Problem details:
Please say how many lines of the listing hold "lying", with no other words in the answer.

= Beginning of Section =

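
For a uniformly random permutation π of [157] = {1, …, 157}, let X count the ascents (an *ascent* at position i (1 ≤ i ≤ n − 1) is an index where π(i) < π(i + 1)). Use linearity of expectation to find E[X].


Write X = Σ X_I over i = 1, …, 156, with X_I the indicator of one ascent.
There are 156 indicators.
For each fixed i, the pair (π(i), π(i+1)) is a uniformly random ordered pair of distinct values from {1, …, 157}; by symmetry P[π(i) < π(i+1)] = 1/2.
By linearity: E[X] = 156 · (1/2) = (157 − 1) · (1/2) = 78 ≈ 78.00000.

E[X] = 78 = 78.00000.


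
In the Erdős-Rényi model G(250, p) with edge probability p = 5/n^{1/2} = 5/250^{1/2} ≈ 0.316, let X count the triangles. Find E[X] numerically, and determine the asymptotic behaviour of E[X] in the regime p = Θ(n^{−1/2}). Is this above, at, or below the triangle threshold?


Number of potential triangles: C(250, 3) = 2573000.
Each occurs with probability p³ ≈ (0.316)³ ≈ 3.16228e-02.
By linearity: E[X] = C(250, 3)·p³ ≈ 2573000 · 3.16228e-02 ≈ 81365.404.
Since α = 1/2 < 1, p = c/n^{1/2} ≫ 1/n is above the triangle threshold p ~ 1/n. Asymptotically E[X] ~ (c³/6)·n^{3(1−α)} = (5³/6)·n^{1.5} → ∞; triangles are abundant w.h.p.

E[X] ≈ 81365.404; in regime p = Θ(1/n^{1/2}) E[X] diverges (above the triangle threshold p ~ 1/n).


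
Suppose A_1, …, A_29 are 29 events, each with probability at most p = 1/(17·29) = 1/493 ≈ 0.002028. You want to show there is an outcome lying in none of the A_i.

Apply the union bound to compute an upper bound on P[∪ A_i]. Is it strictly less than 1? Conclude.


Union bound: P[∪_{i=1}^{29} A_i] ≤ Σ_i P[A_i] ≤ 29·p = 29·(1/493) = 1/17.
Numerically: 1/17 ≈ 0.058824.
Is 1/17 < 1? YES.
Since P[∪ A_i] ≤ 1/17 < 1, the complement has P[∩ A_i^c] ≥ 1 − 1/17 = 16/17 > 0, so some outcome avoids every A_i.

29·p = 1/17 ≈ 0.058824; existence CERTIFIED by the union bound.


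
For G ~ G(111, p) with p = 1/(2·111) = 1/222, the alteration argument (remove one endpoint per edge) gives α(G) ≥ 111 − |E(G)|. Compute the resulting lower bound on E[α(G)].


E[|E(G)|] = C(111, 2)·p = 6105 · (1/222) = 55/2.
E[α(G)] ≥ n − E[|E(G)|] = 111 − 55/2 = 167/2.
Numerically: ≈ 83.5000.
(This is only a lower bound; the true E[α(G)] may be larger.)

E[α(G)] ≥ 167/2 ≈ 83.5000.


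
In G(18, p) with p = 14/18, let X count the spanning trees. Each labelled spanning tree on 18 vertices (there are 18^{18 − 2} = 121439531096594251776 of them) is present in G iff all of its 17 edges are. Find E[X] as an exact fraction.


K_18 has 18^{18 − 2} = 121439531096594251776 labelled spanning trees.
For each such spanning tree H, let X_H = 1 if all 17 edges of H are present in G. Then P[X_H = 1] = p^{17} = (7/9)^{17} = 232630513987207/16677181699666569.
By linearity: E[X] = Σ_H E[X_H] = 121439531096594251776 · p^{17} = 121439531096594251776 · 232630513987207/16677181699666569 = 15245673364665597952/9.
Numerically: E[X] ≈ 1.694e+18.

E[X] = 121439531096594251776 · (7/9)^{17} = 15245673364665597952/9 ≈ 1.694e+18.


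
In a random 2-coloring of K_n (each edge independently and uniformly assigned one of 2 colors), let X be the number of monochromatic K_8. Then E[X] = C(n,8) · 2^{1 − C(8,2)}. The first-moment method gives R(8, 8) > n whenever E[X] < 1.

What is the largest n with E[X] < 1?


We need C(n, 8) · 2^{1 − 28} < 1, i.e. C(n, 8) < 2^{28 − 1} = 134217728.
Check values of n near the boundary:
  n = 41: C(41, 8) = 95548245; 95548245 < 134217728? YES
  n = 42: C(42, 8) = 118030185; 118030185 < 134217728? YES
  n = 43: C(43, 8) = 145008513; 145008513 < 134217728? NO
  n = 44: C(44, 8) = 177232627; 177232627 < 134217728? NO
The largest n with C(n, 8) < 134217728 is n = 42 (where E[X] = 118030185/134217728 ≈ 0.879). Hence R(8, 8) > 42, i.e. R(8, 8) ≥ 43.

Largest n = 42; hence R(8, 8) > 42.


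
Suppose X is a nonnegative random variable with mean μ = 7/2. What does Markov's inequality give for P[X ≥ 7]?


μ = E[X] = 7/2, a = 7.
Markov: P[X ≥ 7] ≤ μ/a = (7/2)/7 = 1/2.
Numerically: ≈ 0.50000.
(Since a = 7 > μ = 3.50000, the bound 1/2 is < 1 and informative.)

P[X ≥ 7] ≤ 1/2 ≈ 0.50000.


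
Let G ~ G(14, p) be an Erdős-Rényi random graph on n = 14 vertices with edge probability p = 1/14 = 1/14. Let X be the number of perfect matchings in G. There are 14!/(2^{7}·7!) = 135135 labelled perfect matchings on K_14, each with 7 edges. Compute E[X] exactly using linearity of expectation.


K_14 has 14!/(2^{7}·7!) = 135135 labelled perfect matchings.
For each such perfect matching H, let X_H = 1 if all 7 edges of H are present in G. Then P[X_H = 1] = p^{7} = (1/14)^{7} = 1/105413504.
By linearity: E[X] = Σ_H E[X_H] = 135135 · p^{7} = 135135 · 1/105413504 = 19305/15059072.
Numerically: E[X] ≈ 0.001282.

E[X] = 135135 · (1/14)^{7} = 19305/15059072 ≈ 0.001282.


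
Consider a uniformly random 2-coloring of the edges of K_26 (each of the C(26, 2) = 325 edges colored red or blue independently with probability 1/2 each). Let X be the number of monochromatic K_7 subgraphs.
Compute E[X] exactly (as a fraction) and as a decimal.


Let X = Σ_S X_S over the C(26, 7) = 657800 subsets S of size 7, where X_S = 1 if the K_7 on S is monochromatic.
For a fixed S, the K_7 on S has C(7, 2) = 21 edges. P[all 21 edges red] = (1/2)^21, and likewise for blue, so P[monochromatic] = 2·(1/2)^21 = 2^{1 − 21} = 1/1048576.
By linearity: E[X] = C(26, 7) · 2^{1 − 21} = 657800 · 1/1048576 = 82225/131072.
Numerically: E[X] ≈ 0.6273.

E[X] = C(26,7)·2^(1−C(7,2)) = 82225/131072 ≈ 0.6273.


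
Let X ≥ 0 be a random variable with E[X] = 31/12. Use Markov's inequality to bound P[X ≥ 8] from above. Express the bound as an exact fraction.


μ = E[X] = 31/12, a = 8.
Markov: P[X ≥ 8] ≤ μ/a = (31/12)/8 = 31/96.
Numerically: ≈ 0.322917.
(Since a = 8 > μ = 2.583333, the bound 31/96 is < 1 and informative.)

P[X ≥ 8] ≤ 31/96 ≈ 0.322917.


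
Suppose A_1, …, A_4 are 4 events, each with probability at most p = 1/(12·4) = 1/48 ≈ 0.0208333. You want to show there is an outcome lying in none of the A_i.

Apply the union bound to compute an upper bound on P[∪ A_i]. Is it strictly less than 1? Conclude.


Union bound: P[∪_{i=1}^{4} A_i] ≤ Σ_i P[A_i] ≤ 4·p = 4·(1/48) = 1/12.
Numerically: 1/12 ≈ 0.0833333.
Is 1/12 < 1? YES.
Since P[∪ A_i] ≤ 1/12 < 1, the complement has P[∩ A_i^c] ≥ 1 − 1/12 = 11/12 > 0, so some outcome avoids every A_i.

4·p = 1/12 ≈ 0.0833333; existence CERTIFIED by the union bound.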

= End of Section =
= Beginning of Section =

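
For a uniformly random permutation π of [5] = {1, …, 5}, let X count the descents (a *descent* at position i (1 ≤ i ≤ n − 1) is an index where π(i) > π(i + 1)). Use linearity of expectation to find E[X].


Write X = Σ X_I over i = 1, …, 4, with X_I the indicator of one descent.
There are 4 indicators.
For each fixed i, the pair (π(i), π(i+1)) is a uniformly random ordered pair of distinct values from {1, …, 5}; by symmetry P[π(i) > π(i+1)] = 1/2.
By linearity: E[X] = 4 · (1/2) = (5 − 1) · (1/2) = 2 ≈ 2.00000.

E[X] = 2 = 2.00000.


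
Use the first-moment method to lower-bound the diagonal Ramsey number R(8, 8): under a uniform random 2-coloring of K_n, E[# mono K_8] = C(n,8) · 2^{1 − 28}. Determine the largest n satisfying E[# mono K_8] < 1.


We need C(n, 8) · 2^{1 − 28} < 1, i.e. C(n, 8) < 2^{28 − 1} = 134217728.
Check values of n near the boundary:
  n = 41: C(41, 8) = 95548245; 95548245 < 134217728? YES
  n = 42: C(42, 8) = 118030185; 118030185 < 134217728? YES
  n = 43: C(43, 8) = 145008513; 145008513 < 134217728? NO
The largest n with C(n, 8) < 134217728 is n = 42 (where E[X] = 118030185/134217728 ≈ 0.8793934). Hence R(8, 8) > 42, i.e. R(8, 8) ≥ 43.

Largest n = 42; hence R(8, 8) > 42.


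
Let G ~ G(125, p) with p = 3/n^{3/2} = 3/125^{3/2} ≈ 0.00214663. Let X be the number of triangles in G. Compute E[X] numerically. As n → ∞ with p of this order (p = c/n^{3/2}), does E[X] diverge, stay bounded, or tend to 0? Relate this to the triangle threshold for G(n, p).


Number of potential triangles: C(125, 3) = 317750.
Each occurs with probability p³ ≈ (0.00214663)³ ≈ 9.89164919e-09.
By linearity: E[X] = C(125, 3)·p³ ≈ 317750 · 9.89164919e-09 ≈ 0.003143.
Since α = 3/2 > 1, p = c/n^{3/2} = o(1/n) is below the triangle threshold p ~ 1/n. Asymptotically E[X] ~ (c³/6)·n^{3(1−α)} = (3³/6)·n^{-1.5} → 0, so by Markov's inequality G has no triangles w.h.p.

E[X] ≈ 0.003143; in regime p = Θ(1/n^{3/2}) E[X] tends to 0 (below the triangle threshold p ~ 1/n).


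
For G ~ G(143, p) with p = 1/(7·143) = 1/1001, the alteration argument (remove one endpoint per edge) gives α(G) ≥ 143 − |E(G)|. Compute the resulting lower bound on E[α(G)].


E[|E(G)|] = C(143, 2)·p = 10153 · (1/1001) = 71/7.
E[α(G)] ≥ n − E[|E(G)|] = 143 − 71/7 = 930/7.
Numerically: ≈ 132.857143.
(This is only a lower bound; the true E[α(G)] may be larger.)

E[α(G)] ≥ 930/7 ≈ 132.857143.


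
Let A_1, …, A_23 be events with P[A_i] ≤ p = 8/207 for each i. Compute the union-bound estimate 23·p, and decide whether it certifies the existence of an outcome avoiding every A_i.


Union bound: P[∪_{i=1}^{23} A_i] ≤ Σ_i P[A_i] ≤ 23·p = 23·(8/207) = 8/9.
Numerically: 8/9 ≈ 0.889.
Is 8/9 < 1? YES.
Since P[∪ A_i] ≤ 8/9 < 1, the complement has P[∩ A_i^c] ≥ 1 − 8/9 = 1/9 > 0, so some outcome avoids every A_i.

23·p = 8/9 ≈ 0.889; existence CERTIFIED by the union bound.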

= End of Section =

Task response:
2